• _Brief_:
Restate word for word the span that opens with the line containing "A stream of" and closes with the final line of the data; give only those lines.
Dataset extract START
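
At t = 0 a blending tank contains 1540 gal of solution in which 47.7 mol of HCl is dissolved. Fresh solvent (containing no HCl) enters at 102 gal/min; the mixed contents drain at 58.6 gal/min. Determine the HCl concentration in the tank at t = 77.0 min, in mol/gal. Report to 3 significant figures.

0.00206 mol/gal

Total volume: dV/dt = Q_in − Q_out = 43.400 gal/min, so V(t) = 1540 + 43.400 t and V(77.0) = 4881.8 gal.
No HCl enters, so dm/dt = −Q_out · (m/V).
Separate: dm/m = −Q_out dt/V(t) ⇒ ln(m/m₀) = −(Q_out/(Q_in−Q_out)) ln(V/V₀).
m = m₀ (V₀/V)^(Q_out/(Q_in−Q_out)) = 47.7 × (1540/4881.8)^(1.3502) = 10.046 mol.
C = m/V = 10.046/4881.8 = 0.0020578 mol/gal.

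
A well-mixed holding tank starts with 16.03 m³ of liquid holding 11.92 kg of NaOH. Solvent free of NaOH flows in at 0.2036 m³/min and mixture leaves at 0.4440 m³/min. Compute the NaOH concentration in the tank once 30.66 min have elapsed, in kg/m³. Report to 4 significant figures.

0.4414 kg/m³

Let m(t) be the amount of NaOH. Volume: V(t) = V₀ + (Q_in − Q_out) t = 16.03 − 0.240400 t; V(30.66) = 8.65934 m³.
Solute balance: dm/dt = 0 − Q_out C = −Q_out m/V(t).
Separate: dm/m = −Q_out dt/V(t) ⇒ ln(m/m₀) = −(Q_out/(Q_in−Q_out)) ln(V/V₀).
m = m₀ (V₀/V)^(Q_out/(Q_in−Q_out)) = 11.92 × (16.03/8.65934)^(-1.84692) = 3.82225 kg.
C = m/V = 3.82225/8.65934 = 0.441402 kg/m³.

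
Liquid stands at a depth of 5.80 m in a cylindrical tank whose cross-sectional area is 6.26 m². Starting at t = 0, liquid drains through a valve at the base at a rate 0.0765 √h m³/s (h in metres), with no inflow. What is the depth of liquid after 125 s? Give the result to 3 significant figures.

Accumulation of liquid (constant cross-section A): A dh/dt = −0.0765 √h.
This is separable: 2 d(√h)/dt = −0.0765/A, so √h = √h₀ − (0.0765/(2A)) t.
√h = √5.80 − 0.0765·125/(2·6.26) = 2.4083 − 0.76378 = 1.6445.
h = 1.6445² = 2.7045 m.

2.70 m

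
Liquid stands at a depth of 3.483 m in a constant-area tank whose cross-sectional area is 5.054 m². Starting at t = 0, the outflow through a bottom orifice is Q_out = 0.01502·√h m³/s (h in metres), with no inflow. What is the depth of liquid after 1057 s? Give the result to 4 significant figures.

0.08740 m

A dh/dt = −Q_out = −0.01502 √h.
Separate and integrate: 2(√h − √h₀) = −(0.01502/A) t.
√h = √3.483 − 0.01502·1057/(2·5.054) = 1.86628 − 1.57065 = 0.295629.
h = 0.295629² = 0.0873964 m.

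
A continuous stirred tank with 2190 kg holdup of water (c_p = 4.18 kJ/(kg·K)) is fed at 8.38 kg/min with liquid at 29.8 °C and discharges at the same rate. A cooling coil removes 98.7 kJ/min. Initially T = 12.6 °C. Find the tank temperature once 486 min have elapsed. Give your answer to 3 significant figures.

M c_p dT/dt = ṁ c_p (T_in − T) − Q̇.
Rearrange: dT/dt = (T_ss − T)/τ with τ = M/ṁ = 261.34 min and T_ss = T_in − Q̇/(ṁ c_p) = 26.982 °C.
Integrating: T(t) = T_ss + (T₀ − T_ss) e^(−t/τ).
T(486) = 26.982 + (-14.382)·e^(−486/261.34) = 26.982 + (-14.382)·0.15572 = 24.743 °C.

24.7 °C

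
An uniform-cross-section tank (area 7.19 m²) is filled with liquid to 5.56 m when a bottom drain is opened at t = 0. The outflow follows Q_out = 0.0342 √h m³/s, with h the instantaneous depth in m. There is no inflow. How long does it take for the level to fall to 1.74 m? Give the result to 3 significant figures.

A dh/dt = −Q_out = −0.0342 √h.
∫ h^(−1/2) dh = −(0.0342/A) ∫ dt, giving 2√h = 2√h₀ − (0.0342/A) t.
t = 2A(√h₀ − √h)/0.0342 = 2·7.19·(√5.56 − √1.74)/0.0342
  = 14.380 × (2.3580 − 1.3191) / 0.0342 = 436.81 s.

437 s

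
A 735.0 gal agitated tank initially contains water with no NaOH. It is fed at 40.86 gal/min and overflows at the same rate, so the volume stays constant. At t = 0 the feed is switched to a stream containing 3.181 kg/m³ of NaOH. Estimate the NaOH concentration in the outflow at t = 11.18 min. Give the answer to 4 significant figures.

Transient balance on the dissolved component: V dC/dt = Q(C_in − C).
Rewrite as dC/dt + C/τ = C_in/τ, τ = V/Q = 17.9883 min.
Integrating: C(t) = C_in + (C₀ − C_in) e^(−t/τ).
C(11.18) = 3.181 + (0 − 3.181)·e^(−11.18/17.9883) = 3.181 + (-3.18100)·0.537129 = 1.47239 kg/m³.

1.472 kg/m³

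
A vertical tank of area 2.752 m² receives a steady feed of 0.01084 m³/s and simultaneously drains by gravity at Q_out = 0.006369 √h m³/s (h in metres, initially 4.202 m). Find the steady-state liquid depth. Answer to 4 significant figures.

Level balance: A dh/dt = 0.01084 − 0.006369 √h. Setting dh/dt = 0:
Q_in = 0.006369 √h_ss ⇒ √h_ss = 0.01084/0.006369 = 1.70199.
h_ss = 1.70199² = 2.89678 m. (Since h₀ = 4.202 m > h_ss, the level will fall toward this value.)

2.897 m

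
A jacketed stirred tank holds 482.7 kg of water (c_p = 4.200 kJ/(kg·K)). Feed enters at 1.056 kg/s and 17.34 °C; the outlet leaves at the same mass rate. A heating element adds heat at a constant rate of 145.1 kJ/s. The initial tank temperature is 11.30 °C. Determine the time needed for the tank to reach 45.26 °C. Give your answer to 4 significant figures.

M c_p dT/dt = ṁ c_p (T_in − T) + Q̇.
τ = M/ṁ = 457.102 s; T_ss = T_in + Q̇/(ṁ c_p) = 50.0555 °C.
T(t) = T_ss + (T₀ − T_ss) e^(−t/τ). Set T = 45.26:
e^(−t/τ) = (45.26 − 50.0555)/(11.30 − 50.0555) = 0.123738
t = −457.102 · ln(0.123738) = 955.154 s.

955.2 s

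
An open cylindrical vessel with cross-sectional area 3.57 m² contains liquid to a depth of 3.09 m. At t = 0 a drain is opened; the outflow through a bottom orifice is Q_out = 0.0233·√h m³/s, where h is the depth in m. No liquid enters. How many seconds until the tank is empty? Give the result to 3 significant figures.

Unsteady balance on liquid volume: A dh/dt = −0.0233 √h.
This is separable: 2 d(√h)/dt = −0.0233/A, so √h = √h₀ − (0.0233/(2A)) t.
Set h = 0: 2√h₀ = (0.0233/A) t_empty ⇒ t_empty = 2A√h₀/0.0233.
t_empty = 2·3.57·√3.09/0.0233 = 7.1400·1.7578/0.0233 = 538.67 s.

539 s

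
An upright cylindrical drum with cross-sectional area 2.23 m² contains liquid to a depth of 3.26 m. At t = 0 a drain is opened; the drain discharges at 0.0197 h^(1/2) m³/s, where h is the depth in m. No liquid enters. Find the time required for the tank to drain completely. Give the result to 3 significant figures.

Unsteady balance on liquid volume: A dh/dt = −0.0197 √h.
This is separable: 2 d(√h)/dt = −0.0197/A, so √h = √h₀ − (0.0197/(2A)) t.
Set h = 0: 2√h₀ = (0.0197/A) t_empty ⇒ t_empty = 2A√h₀/0.0197.
t_empty = 2·2.23·√3.26/0.0197 = 4.4600·1.8055/0.0197 = 408.77 s.

409 s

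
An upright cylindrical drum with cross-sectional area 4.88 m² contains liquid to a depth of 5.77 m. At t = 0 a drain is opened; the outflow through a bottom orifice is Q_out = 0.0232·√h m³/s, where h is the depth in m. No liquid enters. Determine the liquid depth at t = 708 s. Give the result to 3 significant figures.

0.517 m

With no inflow, A dh/dt = −0.0232 √h.
This is separable: 2 d(√h)/dt = −0.0232/A, so √h = √h₀ − (0.0232/(2A)) t.
√h = √5.77 − 0.0232·708/(2·4.88) = 2.4021 − 1.6830 = 0.71913.
h = 0.71913² = 0.51715 m.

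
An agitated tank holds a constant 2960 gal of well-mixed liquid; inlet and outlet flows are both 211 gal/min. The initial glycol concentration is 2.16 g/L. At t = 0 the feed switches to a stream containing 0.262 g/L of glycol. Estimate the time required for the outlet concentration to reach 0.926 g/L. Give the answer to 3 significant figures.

14.7 min

Species balance on the tank: V dC/dt = Q(C_in − C), so τ = V/Q = 14.028 min.
C(t) = C_in + (C₀ − C_in) e^(−t/τ). Set C = 0.926 and solve for t:
e^(−t/τ) = (C − C_in)/(C₀ − C_in) = (0.926 − 0.262)/(2.16 − 0.262) = 0.34984
t = −τ ln(…) = 14.028 × 1.0503 = 14.734 min.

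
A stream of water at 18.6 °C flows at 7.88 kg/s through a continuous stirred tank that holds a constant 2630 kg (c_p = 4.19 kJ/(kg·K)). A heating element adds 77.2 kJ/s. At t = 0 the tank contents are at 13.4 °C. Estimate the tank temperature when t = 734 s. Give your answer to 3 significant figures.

20.1 °C

M c_p dT/dt = ṁ c_p (T_in − T) + Q̇.
Rearrange: dT/dt = (T_ss − T)/τ with τ = M/ṁ = 333.76 s and T_ss = T_in + Q̇/(ṁ c_p) = 20.938 °C.
T approaches T_ss exponentially: T(t) = T_ss + (T₀ − T_ss) e^(−t/τ).
T(734) = 20.938 + (-7.5382)·e^(−734/333.76) = 20.938 + (-7.5382)·0.11089 = 20.102 °C.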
Dataset extract END
• _Task solution_:
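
A stream of water at 18.6 °C flows at 7.88 kg/s through a continuous stirred tank that holds a constant 2630 kg (c_p = 4.19 kJ/(kg·K)). A heating element adds 77.2 kJ/s. At t = 0 the tank contents are at 13.4 °C. Estimate the tank temperature when t = 734 s. Give your answer to 3 significant figures.

20.1 °C

M c_p dT/dt = ṁ c_p (T_in − T) + Q̇.
Rearrange: dT/dt = (T_ss − T)/τ with τ = M/ṁ = 333.76 s and T_ss = T_in + Q̇/(ṁ c_p) = 20.938 °C.
T approaches T_ss exponentially: T(t) = T_ss + (T₀ − T_ss) e^(−t/τ).
T(734) = 20.938 + (-7.5382)·e^(−734/333.76) = 20.938 + (-7.5382)·0.11089 = 20.102 °C.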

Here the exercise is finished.